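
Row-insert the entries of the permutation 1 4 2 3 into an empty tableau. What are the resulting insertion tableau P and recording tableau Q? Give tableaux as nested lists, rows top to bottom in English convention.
Insert each entry of the permutation into P by Schensted row insertion, recording in Q the position of each new cell.

Insert 1: appended to row 1. P = [[1]].
Insert 4: appended to row 1. P = [[1, 4]].
Insert 2: 2 bumps 4 from row 1; 4 starts row 2. P = [[1, 2], [4]].
Insert 3: appended to row 1. P = [[1, 2, 3], [4]].

So P = [[1, 2, 3], [4]], Q = [[1, 2, 4], [3]].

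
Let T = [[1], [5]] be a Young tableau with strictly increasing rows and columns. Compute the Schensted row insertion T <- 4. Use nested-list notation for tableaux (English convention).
4 is larger than every entry of row 1, so it is appended to row 1. The new tableau is [[1, 4], [5]].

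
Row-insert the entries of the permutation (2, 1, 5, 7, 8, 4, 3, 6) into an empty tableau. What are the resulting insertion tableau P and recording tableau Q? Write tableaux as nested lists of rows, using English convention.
P = [[1, 3, 6, 8], [2, 4, 7], [5]], Q = [[1, 3, 4, 5], [2, 6, 8], [7]]

Insert each entry of the permutation into P by Schensted row insertion, recording in Q the position of each new cell.

Insert 2: appended to row 1. P = [[2]].
Insert 1: 1 bumps 2 from row 1; 2 starts row 2. P = [[1], [2]].
Insert 5: appended to row 1. P = [[1, 5], [2]].
Insert 7: appended to row 1. P = [[1, 5, 7], [2]].
Insert 8: appended to row 1. P = [[1, 5, 7, 8], [2]].
Insert 4: 4 bumps 5 from row 1; 5 appends to row 2. P = [[1, 4, 7, 8], [2, 5]].
Insert 3: 3 bumps 4 from row 1; 4 bumps 5 from row 2; 5 starts row 3. P = [[1, 3, 7, 8], [2, 4], [5]].
Insert 6: 6 bumps 7 from row 1; 7 appends to row 2. P = [[1, 3, 6, 8], [2, 4, 7], [5]].

So P = [[1, 3, 6, 8], [2, 4, 7], [5]], Q = [[1, 3, 4, 5], [2, 6, 8], [7]].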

* [Exercise requirements]
Your job is to print all of the material again, word for word.

* [Response area]
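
Row-insert the entries of the permutation 1 4 2 3 into an empty tableau. What are the resulting insertion tableau P and recording tableau Q? Give tableaux as nested lists, rows top to bottom in English convention.
Insert each entry of the permutation into P by Schensted row insertion, recording in Q the position of each new cell.

Insert 1: appended to row 1. P = [[1]].
Insert 4: appended to row 1. P = [[1, 4]].
Insert 2: 2 bumps 4 from row 1; 4 starts row 2. P = [[1, 2], [4]].
Insert 3: appended to row 1. P = [[1, 2, 3], [4]].

So P = [[1, 2, 3], [4]], Q = [[1, 2, 4], [3]].

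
Let T = [[1], [5]] be a Young tableau with strictly increasing rows and columns. Compute the Schensted row insertion T <- 4. Use nested-list notation for tableaux (English convention).
4 is larger than every entry of row 1, so it is appended to row 1. The new tableau is [[1, 4], [5]].

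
Row-insert the entries of the permutation (2, 1, 5, 7, 8, 4, 3, 6) into an empty tableau. What are the resulting insertion tableau P and recording tableau Q? Write tableaux as nested lists of rows, using English convention.
P = [[1, 3, 6, 8], [2, 4, 7], [5]], Q = [[1, 3, 4, 5], [2, 6, 8], [7]]

Insert each entry of the permutation into P by Schensted row insertion, recording in Q the position of each new cell.

Insert 2: appended to row 1. P = [[2]].
Insert 1: 1 bumps 2 from row 1; 2 starts row 2. P = [[1], [2]].
Insert 5: appended to row 1. P = [[1, 5], [2]].
Insert 7: appended to row 1. P = [[1, 5, 7], [2]].
Insert 8: appended to row 1. P = [[1, 5, 7, 8], [2]].
Insert 4: 4 bumps 5 from row 1; 5 appends to row 2. P = [[1, 4, 7, 8], [2, 5]].
Insert 3: 3 bumps 4 from row 1; 4 bumps 5 from row 2; 5 starts row 3. P = [[1, 3, 7, 8], [2, 4], [5]].
Insert 6: 6 bumps 7 from row 1; 7 appends to row 2. P = [[1, 3, 6, 8], [2, 4, 7], [5]].

So P = [[1, 3, 6, 8], [2, 4, 7], [5]], Q = [[1, 3, 4, 5], [2, 6, 8], [7]].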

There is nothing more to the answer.